Stored data:
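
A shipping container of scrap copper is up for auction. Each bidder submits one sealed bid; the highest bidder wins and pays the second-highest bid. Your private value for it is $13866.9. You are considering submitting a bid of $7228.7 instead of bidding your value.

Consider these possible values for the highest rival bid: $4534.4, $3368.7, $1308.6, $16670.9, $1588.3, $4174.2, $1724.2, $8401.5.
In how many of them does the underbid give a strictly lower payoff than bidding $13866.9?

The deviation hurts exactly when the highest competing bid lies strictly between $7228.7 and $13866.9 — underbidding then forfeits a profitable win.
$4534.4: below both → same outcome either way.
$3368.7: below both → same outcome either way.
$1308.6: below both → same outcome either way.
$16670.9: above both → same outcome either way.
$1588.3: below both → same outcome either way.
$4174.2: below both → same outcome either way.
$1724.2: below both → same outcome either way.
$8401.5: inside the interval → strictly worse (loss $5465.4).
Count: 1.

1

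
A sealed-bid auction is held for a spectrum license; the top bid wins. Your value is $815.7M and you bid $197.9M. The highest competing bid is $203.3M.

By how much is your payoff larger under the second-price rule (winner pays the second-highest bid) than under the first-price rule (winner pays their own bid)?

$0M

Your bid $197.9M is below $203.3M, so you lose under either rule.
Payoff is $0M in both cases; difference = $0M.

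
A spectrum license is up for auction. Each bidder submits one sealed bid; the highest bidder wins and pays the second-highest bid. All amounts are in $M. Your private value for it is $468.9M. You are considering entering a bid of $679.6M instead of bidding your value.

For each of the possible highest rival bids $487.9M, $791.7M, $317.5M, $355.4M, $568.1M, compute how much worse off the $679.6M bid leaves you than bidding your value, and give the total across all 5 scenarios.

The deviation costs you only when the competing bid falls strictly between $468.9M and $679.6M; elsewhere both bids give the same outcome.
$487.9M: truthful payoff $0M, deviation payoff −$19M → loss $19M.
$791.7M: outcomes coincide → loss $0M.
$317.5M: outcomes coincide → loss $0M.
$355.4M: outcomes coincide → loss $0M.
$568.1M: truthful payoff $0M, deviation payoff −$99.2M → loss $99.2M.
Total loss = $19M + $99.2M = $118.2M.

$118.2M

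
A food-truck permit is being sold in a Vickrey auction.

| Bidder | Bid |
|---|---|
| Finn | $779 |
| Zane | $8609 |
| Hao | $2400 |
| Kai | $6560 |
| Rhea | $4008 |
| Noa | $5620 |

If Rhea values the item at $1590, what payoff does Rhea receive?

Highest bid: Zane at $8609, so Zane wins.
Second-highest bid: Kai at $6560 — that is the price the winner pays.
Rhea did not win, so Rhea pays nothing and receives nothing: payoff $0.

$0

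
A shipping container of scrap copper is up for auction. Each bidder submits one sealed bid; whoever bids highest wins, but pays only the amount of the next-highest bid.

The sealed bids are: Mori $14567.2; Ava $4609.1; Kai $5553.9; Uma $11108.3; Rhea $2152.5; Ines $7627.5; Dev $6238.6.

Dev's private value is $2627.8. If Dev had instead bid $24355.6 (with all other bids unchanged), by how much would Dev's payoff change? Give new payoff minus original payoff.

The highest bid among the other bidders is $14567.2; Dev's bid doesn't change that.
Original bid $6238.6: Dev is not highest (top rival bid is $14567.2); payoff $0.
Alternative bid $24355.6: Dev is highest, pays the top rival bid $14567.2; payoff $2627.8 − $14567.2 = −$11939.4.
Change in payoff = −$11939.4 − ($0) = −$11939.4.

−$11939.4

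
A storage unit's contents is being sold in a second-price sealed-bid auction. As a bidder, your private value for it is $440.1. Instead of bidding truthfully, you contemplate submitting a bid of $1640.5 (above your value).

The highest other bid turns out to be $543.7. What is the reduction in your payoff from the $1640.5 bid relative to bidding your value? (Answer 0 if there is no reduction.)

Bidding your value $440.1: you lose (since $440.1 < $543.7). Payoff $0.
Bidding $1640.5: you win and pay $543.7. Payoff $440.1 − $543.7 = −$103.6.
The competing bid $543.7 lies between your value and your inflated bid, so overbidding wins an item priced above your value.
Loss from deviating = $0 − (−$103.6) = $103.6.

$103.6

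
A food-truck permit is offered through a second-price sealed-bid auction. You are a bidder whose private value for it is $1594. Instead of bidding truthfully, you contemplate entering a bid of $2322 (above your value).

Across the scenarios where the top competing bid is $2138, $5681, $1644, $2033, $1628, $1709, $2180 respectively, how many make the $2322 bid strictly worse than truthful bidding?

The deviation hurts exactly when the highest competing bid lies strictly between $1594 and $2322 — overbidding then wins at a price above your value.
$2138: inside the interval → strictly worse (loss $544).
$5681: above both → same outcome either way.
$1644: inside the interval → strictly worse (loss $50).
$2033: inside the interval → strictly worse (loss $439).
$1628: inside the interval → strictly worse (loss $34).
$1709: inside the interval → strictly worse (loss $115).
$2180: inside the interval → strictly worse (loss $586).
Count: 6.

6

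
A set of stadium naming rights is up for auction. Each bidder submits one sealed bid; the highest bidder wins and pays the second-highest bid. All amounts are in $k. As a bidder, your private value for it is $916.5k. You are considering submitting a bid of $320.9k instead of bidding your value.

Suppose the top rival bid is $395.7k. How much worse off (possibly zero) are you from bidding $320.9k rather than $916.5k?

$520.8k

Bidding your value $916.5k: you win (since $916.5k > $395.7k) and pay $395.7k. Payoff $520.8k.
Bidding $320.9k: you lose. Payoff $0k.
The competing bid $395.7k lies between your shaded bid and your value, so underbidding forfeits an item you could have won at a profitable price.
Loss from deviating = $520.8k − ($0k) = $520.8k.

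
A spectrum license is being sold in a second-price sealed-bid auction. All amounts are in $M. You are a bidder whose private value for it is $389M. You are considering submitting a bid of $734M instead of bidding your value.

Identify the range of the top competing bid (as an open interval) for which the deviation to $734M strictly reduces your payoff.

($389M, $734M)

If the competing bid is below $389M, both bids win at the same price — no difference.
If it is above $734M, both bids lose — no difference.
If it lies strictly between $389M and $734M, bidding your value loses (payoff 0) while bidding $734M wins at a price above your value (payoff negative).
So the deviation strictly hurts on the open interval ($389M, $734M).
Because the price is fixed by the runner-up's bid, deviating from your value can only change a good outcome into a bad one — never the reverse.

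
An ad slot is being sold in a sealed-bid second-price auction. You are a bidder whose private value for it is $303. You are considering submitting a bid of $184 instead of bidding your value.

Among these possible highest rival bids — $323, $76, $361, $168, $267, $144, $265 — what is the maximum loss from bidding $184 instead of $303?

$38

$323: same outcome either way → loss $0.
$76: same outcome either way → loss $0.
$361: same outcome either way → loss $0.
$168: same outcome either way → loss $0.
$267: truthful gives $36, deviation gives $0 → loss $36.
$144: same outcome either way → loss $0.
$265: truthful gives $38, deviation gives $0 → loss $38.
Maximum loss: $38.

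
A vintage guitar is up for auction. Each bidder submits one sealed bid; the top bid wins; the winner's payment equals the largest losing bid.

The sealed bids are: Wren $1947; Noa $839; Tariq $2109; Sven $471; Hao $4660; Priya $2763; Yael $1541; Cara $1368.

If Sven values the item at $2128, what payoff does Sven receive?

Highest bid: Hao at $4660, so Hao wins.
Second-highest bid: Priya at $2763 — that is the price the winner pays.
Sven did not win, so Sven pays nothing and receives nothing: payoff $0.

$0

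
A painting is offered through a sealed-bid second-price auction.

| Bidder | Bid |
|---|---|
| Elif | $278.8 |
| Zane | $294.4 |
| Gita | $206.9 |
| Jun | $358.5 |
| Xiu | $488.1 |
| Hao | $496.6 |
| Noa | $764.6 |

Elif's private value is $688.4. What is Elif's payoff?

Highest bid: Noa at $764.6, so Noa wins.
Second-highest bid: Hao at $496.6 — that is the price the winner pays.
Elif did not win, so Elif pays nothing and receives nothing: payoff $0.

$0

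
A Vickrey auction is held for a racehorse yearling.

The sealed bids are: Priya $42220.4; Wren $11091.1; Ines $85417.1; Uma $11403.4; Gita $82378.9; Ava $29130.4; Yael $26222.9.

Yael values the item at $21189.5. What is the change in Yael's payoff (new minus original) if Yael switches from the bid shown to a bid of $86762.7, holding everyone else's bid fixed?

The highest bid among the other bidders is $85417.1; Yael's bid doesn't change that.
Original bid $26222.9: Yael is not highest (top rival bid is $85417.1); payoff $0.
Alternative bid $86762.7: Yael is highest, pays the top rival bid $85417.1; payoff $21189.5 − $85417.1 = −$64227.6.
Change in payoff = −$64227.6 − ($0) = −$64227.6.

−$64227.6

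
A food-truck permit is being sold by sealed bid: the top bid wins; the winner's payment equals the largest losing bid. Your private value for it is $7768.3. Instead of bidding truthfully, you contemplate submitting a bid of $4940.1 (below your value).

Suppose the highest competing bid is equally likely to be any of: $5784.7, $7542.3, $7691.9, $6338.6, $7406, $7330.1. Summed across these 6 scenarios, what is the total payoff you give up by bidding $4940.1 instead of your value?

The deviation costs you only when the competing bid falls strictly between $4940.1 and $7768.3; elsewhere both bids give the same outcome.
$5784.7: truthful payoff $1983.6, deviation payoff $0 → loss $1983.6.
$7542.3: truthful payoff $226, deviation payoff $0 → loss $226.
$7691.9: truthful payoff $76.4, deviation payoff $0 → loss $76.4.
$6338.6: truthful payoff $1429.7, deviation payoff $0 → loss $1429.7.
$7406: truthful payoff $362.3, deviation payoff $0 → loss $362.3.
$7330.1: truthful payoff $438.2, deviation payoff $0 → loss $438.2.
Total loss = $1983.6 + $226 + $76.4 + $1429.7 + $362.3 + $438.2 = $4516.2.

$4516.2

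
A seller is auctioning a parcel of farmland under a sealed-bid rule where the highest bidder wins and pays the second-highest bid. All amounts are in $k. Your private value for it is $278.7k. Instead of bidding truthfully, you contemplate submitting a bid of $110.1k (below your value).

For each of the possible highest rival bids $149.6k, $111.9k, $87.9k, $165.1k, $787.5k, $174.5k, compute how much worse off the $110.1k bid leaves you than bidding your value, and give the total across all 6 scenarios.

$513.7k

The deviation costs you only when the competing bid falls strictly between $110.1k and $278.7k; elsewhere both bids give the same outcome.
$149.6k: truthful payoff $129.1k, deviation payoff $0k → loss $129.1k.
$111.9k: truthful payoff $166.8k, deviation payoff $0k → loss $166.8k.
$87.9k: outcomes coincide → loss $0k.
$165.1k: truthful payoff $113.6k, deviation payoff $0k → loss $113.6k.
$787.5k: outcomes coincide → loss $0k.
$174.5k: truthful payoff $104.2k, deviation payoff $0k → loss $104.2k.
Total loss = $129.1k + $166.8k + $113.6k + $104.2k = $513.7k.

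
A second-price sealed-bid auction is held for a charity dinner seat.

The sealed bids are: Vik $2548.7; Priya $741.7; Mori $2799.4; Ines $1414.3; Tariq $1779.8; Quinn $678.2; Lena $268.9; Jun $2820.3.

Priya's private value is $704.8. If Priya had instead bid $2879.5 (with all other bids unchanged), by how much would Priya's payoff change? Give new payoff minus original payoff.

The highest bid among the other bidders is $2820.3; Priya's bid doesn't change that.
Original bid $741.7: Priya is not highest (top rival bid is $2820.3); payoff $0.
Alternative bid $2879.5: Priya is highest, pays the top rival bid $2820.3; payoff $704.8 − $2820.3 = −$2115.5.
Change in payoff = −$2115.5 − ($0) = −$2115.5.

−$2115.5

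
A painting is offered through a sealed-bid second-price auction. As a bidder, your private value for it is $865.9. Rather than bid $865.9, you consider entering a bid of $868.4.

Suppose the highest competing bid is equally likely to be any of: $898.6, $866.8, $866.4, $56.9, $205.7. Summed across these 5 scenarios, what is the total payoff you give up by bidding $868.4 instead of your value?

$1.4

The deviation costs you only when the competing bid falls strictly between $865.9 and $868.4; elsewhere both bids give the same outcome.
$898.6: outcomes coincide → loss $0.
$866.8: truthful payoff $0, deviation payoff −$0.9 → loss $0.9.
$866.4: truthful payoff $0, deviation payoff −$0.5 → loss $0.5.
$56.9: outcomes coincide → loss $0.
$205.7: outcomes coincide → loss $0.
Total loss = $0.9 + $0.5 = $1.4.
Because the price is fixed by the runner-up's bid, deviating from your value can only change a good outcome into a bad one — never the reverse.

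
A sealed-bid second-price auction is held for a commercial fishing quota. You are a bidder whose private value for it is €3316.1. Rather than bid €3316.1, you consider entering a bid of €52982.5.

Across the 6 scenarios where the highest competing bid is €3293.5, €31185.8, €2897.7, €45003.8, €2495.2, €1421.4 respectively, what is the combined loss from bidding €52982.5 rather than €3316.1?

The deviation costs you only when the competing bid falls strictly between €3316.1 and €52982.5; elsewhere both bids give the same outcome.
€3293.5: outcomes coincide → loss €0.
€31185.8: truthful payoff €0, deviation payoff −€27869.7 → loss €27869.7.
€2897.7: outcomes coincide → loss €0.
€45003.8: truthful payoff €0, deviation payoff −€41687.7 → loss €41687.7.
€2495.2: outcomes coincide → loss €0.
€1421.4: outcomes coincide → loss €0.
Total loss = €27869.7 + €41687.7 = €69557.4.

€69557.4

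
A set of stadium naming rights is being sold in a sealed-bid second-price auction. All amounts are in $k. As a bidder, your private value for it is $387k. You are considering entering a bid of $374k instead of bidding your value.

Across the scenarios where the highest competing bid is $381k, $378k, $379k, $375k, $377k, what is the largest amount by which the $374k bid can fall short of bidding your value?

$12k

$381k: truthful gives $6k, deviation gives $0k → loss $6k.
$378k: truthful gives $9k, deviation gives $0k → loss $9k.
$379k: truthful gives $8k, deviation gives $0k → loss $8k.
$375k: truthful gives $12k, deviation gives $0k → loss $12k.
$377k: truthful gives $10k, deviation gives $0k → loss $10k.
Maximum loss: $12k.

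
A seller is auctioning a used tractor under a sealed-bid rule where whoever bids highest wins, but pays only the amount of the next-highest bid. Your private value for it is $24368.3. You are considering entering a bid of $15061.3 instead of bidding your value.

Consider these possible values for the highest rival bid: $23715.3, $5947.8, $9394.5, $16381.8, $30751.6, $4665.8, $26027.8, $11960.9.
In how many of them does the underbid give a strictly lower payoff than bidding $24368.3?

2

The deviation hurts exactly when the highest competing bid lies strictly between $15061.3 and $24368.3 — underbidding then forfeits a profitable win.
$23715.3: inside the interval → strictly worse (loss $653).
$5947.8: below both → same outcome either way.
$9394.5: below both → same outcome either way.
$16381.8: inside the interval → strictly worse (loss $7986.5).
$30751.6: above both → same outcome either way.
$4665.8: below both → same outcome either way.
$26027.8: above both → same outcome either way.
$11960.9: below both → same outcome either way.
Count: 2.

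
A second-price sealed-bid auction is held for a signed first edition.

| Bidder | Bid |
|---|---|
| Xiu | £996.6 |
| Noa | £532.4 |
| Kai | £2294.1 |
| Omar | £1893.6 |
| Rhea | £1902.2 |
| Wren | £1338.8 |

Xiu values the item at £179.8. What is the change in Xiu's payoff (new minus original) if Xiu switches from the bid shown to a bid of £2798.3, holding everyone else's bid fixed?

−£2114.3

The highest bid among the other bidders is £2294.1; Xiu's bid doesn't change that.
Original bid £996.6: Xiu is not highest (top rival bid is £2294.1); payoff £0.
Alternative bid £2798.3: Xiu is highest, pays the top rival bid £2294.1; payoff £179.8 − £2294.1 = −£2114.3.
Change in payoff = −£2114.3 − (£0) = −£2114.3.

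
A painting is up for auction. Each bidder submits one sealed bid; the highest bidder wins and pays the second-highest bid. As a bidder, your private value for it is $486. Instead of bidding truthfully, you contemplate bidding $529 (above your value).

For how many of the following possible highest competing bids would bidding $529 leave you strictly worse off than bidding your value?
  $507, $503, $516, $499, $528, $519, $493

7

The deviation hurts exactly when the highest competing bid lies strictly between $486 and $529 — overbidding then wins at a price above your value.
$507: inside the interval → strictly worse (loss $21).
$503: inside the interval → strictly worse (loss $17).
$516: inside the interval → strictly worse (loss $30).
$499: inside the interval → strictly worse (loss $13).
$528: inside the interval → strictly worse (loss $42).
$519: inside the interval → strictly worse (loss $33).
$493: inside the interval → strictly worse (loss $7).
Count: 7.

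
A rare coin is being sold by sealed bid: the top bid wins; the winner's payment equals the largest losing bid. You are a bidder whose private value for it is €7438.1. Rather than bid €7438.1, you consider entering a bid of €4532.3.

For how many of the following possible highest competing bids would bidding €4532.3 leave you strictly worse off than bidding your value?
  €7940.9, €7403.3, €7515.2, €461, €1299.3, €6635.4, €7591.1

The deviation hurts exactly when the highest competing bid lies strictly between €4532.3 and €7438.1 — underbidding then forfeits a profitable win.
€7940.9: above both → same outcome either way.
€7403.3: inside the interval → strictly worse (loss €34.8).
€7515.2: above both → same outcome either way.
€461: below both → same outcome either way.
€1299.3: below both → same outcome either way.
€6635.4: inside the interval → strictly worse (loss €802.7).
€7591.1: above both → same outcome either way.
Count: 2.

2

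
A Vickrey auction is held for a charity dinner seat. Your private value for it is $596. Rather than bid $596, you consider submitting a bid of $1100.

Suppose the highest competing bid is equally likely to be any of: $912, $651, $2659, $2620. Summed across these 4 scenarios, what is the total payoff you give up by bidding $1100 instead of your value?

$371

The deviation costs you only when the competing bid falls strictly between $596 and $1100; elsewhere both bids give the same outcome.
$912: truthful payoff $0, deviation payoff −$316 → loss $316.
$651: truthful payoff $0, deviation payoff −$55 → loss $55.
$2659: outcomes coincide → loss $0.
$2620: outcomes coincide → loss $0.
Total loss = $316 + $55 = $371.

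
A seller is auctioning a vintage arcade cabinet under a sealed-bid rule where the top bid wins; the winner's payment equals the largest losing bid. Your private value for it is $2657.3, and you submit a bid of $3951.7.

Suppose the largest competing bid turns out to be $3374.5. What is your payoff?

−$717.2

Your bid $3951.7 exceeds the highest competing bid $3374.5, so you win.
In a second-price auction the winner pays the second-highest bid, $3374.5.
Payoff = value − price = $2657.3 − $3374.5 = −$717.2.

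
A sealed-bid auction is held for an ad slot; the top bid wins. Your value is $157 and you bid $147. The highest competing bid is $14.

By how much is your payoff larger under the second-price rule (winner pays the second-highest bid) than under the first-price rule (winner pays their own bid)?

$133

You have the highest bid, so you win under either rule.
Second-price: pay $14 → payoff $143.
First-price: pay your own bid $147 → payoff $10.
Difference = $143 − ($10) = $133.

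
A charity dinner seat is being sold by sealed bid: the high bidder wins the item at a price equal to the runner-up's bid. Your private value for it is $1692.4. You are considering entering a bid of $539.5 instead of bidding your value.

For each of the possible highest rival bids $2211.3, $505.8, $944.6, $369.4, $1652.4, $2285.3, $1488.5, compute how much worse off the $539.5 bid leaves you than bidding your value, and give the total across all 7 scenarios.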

Exercise brief: Among the records above, repeat exactly the line with "Dev's private value", the line with "A storage unit's", and every line in between, and only those.

Result of the task:
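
Dev's private value is $2627.8. If Dev had instead bid $24355.6 (with all other bids unchanged), by how much would Dev's payoff change? Give new payoff minus original payoff.

The highest bid among the other bidders is $14567.2; Dev's bid doesn't change that.
Original bid $6238.6: Dev is not highest (top rival bid is $14567.2); payoff $0.
Alternative bid $24355.6: Dev is highest, pays the top rival bid $14567.2; payoff $2627.8 − $14567.2 = −$11939.4.
Change in payoff = −$11939.4 − ($0) = −$11939.4.

−$11939.4

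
A storage unit's contents is being sold in a second-price sealed-bid auction. As a bidder, your private value for it is $440.1. Instead of bidding truthfully, you contemplate submitting a bid of $1640.5 (above your value).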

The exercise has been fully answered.